**Work item:** Use the entries below to count the lines that hold the word "numbered"; answer with the number only.

**Data extracts:**

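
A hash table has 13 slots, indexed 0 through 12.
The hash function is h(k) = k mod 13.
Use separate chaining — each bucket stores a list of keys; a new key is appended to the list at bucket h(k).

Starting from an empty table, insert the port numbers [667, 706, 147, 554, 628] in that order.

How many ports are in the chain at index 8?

667 → bucket 4
706 → bucket 4 (collision)
147 → bucket 4 (collision)
554 → bucket 8
628 → bucket 4 (collision)
Final buckets:
0: -
1: -
2: -
3: -
4: 667 -> 706 -> 147 -> 628
5: -
6: -
7: -
8: 554
9: -
10: -
11: -
12: -

1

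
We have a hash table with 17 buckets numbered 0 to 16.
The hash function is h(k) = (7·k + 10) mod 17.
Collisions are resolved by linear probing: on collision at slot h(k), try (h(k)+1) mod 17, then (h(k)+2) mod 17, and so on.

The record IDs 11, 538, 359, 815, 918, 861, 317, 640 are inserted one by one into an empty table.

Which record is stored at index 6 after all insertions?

11 hashes to 2; slot 2 is free => place at 2.
538 hashes to 2; 2 taken => place at 3.
359 hashes to 7; slot 7 is free => place at 7.
815 hashes to 3; 3 taken => place at 4.
918 hashes to 10; slot 10 is free => place at 10.
861 hashes to 2; 2,3,4 taken => place at 5.
317 hashes to 2; 2,3,4,5 taken => place at 6.
640 hashes to 2; 2,3,4,5,6,7 taken => place at 8.
Table: [∅, ∅, 11, 538, 815, 861, 317, 359, 640, ∅, 918, ∅, ∅, ∅, ∅, ∅, ∅]

317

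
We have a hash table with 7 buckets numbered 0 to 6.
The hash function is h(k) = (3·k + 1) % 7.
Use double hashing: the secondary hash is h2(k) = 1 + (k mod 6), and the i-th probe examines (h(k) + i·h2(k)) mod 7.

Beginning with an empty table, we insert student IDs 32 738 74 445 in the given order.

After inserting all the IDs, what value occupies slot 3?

738

Insert 32: h=6, slot 6 empty -> index 6.
Insert 738: h=3, slot 3 empty -> index 3.
Insert 74: h=6, h2=3, slot 6 occupied -> index 2.
Insert 445: h=6, h2=2, slot 6 occupied -> index 1.
Table: [., 445, 74, 738, ., ., 32]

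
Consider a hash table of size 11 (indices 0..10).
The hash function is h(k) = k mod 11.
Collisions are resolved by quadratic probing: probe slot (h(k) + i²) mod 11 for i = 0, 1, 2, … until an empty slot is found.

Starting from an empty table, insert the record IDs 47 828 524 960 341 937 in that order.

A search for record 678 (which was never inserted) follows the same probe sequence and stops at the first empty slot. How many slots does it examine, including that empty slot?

47: h=3 → slot 3
828: h=3, probe 3,4 → slot 4
524: h=7 → slot 7
960: h=3, probe 3,4,7,1 → slot 1
341: h=0 → slot 0
937: h=2 → slot 2
Table: [341, 960, 937, 47, 828, -, -, 524, -, -, -]
Lookup 678: h=7, probe 7,8 → slot 8 empty, not found.

2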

**Response for this exercise:** 2